WHAT TO DO —
The expected response is the entire set of entries, copied exactly.

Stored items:
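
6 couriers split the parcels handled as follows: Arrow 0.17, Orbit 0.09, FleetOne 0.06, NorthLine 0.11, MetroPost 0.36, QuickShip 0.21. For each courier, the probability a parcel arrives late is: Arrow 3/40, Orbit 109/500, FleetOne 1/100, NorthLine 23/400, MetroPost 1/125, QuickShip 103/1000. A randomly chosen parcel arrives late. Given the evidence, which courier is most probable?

Unnormalized posteriors (prior × likelihood):
  Arrow: 0.17 × 0.075 = 0.01275
  Orbit: 0.09 × 0.218 = 0.01962
  FleetOne: 0.06 × 0.01 = 0.0006
  NorthLine: 0.11 × 0.0575 = 0.006325
  MetroPost: 0.36 × 0.008 = 0.00288
  QuickShip: 0.21 × 0.103 = 0.02163
Normalizing constant = 0.063805.
Largest term belongs to QuickShip, so QuickShip is most probable.

QuickShip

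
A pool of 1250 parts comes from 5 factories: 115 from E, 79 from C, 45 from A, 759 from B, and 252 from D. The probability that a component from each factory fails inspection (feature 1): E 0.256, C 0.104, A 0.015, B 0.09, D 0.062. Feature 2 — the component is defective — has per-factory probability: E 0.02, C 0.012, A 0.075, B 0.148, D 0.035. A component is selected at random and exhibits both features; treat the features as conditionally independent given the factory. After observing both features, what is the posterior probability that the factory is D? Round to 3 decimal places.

Prior × likelihood for each hypothesis:
  E: 0.092 × 0.256 × 0.02 = 0.00047104
  C: 0.0632 × 0.104 × 0.012 = 0.0000788736
  A: 0.036 × 0.015 × 0.075 = 0.0000405
  B: 0.6072 × 0.09 × 0.148 = 0.008087904
  D: 0.2016 × 0.062 × 0.035 = 0.000437472
Total = 0.0091157896.
P(D | evidence) = 0.000437472 / 0.0091157896 ≈ 0.048.

0.048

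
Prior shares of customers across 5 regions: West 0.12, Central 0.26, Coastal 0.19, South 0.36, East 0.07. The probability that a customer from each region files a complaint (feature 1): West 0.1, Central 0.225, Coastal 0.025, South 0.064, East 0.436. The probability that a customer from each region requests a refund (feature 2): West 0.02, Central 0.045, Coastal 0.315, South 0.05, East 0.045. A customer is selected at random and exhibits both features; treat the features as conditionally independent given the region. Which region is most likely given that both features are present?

Unnormalized posteriors (prior × likelihood):
  West: 0.12 × 0.1 × 0.02 = 0.00024
  Central: 0.26 × 0.225 × 0.045 = 0.0026325
  Coastal: 0.19 × 0.025 × 0.315 = 0.00149625
  South: 0.36 × 0.064 × 0.05 = 0.001152
  East: 0.07 × 0.436 × 0.045 = 0.0013734
Normalizing constant = 0.00689415.
Largest term belongs to Central, so Central is most probable.

Central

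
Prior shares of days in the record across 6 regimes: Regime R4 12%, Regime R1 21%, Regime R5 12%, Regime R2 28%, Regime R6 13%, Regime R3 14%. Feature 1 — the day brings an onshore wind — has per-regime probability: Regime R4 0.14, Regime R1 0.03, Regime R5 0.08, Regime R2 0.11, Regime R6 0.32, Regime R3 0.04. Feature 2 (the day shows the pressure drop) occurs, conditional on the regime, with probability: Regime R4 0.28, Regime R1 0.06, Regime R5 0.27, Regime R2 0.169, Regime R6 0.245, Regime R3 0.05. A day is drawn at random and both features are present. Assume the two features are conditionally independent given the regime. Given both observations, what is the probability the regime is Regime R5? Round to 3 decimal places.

0.111

Unnormalized posteriors (prior × likelihood):
  Regime R4: 0.12 × 0.14 × 0.28 = 0.004704
  Regime R1: 0.21 × 0.03 × 0.06 = 0.000378
  Regime R5: 0.12 × 0.08 × 0.27 = 0.002592
  Regime R2: 0.28 × 0.11 × 0.169 = 0.0052052
  Regime R6: 0.13 × 0.32 × 0.245 = 0.010192
  Regime R3: 0.14 × 0.04 × 0.05 = 0.00028
Normalizing constant = 0.0233512.
P(Regime R5 | evidence) = 0.002592 / 0.0233512 ≈ 0.111.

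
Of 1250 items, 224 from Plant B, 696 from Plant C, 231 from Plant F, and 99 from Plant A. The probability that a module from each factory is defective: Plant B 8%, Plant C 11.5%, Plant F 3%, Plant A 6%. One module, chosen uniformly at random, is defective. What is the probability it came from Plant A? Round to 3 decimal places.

Compute prior × likelihood for every hypothesis:
  Plant B: 0.1792 × 0.08 = 0.014336
  Plant C: 0.5568 × 0.115 = 0.064032
  Plant F: 0.1848 × 0.03 = 0.005544
  Plant A: 0.0792 × 0.06 = 0.004752
Sum = 0.088664.
P(Plant A | evidence) = 0.004752 / 0.088664 ≈ 0.054.

0.054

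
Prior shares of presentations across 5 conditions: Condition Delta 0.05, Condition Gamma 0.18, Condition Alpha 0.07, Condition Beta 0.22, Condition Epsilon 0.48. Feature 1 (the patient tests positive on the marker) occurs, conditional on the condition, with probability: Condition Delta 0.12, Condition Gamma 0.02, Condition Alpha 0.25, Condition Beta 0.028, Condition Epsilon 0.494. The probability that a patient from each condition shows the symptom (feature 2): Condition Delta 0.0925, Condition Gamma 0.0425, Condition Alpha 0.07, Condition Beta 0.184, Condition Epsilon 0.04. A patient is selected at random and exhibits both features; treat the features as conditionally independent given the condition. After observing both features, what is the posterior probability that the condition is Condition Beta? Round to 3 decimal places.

Prior × likelihood for each hypothesis:
  Condition Delta: 0.05 × 0.12 × 0.0925 = 0.000555
  Condition Gamma: 0.18 × 0.02 × 0.0425 = 0.000153
  Condition Alpha: 0.07 × 0.25 × 0.07 = 0.001225
  Condition Beta: 0.22 × 0.028 × 0.184 = 0.00113344
  Condition Epsilon: 0.48 × 0.494 × 0.04 = 0.0094848
Sum = 0.01255124.
P(Condition Beta | evidence) = 0.00113344 / 0.01255124 ≈ 0.090.

0.090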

TASK OUTPUT —
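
6 couriers split the parcels handled as follows: Arrow 0.17, Orbit 0.09, FleetOne 0.06, NorthLine 0.11, MetroPost 0.36, QuickShip 0.21. For each courier, the probability a parcel arrives late is: Arrow 3/40, Orbit 109/500, FleetOne 1/100, NorthLine 23/400, MetroPost 1/125, QuickShip 103/1000. A randomly chosen parcel arrives late. Given the evidence, which courier is most probable?

Unnormalized posteriors (prior × likelihood):
  Arrow: 0.17 × 0.075 = 0.01275
  Orbit: 0.09 × 0.218 = 0.01962
  FleetOne: 0.06 × 0.01 = 0.0006
  NorthLine: 0.11 × 0.0575 = 0.006325
  MetroPost: 0.36 × 0.008 = 0.00288
  QuickShip: 0.21 × 0.103 = 0.02163
Normalizing constant = 0.063805.
Largest term belongs to QuickShip, so QuickShip is most probable.

QuickShip

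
A pool of 1250 parts comes from 5 factories: 115 from E, 79 from C, 45 from A, 759 from B, and 252 from D. The probability that a component from each factory fails inspection (feature 1): E 0.256, C 0.104, A 0.015, B 0.09, D 0.062. Feature 2 — the component is defective — has per-factory probability: E 0.02, C 0.012, A 0.075, B 0.148, D 0.035. A component is selected at random and exhibits both features; treat the features as conditionally independent given the factory. After observing both features, what is the posterior probability that the factory is D? Round to 3 decimal places.

Prior × likelihood for each hypothesis:
  E: 0.092 × 0.256 × 0.02 = 0.00047104
  C: 0.0632 × 0.104 × 0.012 = 0.0000788736
  A: 0.036 × 0.015 × 0.075 = 0.0000405
  B: 0.6072 × 0.09 × 0.148 = 0.008087904
  D: 0.2016 × 0.062 × 0.035 = 0.000437472
Total = 0.0091157896.
P(D | evidence) = 0.000437472 / 0.0091157896 ≈ 0.048.

0.048

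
Prior shares of customers across 5 regions: West 0.12, Central 0.26, Coastal 0.19, South 0.36, East 0.07. The probability that a customer from each region files a complaint (feature 1): West 0.1, Central 0.225, Coastal 0.025, South 0.064, East 0.436. The probability that a customer from each region requests a refund (feature 2): West 0.02, Central 0.045, Coastal 0.315, South 0.05, East 0.045. A customer is selected at random and exhibits both features; treat the features as conditionally independent given the region. Which region is most likely given that both features are present?

Unnormalized posteriors (prior × likelihood):
  West: 0.12 × 0.1 × 0.02 = 0.00024
  Central: 0.26 × 0.225 × 0.045 = 0.0026325
  Coastal: 0.19 × 0.025 × 0.315 = 0.00149625
  South: 0.36 × 0.064 × 0.05 = 0.001152
  East: 0.07 × 0.436 × 0.045 = 0.0013734
Normalizing constant = 0.00689415.
Largest term belongs to Central, so Central is most probable.

Central

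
Prior shares of days in the record across 6 regimes: Regime R4 12%, Regime R1 21%, Regime R5 12%, Regime R2 28%, Regime R6 13%, Regime R3 14%. Feature 1 — the day brings an onshore wind — has per-regime probability: Regime R4 0.14, Regime R1 0.03, Regime R5 0.08, Regime R2 0.11, Regime R6 0.32, Regime R3 0.04. Feature 2 (the day shows the pressure drop) occurs, conditional on the regime, with probability: Regime R4 0.28, Regime R1 0.06, Regime R5 0.27, Regime R2 0.169, Regime R6 0.245, Regime R3 0.05. A day is drawn at random and both features are present. Assume the two features are conditionally independent given the regime. Given both observations, what is the probability the regime is Regime R5? Round to 3 decimal places.

0.111

Unnormalized posteriors (prior × likelihood):
  Regime R4: 0.12 × 0.14 × 0.28 = 0.004704
  Regime R1: 0.21 × 0.03 × 0.06 = 0.000378
  Regime R5: 0.12 × 0.08 × 0.27 = 0.002592
  Regime R2: 0.28 × 0.11 × 0.169 = 0.0052052
  Regime R6: 0.13 × 0.32 × 0.245 = 0.010192
  Regime R3: 0.14 × 0.04 × 0.05 = 0.00028
Normalizing constant = 0.0233512.
P(Regime R5 | evidence) = 0.002592 / 0.0233512 ≈ 0.111.

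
Of 1250 items, 224 from Plant B, 696 from Plant C, 231 from Plant F, and 99 from Plant A. The probability that a module from each factory is defective: Plant B 8%, Plant C 11.5%, Plant F 3%, Plant A 6%. One module, chosen uniformly at random, is defective. What is the probability it came from Plant A? Round to 3 decimal places.

Compute prior × likelihood for every hypothesis:
  Plant B: 0.1792 × 0.08 = 0.014336
  Plant C: 0.5568 × 0.115 = 0.064032
  Plant F: 0.1848 × 0.03 = 0.005544
  Plant A: 0.0792 × 0.06 = 0.004752
Sum = 0.088664.
P(Plant A | evidence) = 0.004752 / 0.088664 ≈ 0.054.

0.054

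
Prior shares of presentations across 5 conditions: Condition Delta 0.05, Condition Gamma 0.18, Condition Alpha 0.07, Condition Beta 0.22, Condition Epsilon 0.48. Feature 1 (the patient tests positive on the marker) occurs, conditional on the condition, with probability: Condition Delta 0.12, Condition Gamma 0.02, Condition Alpha 0.25, Condition Beta 0.028, Condition Epsilon 0.494. The probability that a patient from each condition shows the symptom (feature 2): Condition Delta 0.0925, Condition Gamma 0.0425, Condition Alpha 0.07, Condition Beta 0.184, Condition Epsilon 0.04. A patient is selected at random and exhibits both features; treat the features as conditionally independent given the condition. After observing both features, what is the posterior probability that the condition is Condition Beta? Round to 3 decimal places.

Prior × likelihood for each hypothesis:
  Condition Delta: 0.05 × 0.12 × 0.0925 = 0.000555
  Condition Gamma: 0.18 × 0.02 × 0.0425 = 0.000153
  Condition Alpha: 0.07 × 0.25 × 0.07 = 0.001225
  Condition Beta: 0.22 × 0.028 × 0.184 = 0.00113344
  Condition Epsilon: 0.48 × 0.494 × 0.04 = 0.0094848
Sum = 0.01255124.
P(Condition Beta | evidence) = 0.00113344 / 0.01255124 ≈ 0.090.

0.090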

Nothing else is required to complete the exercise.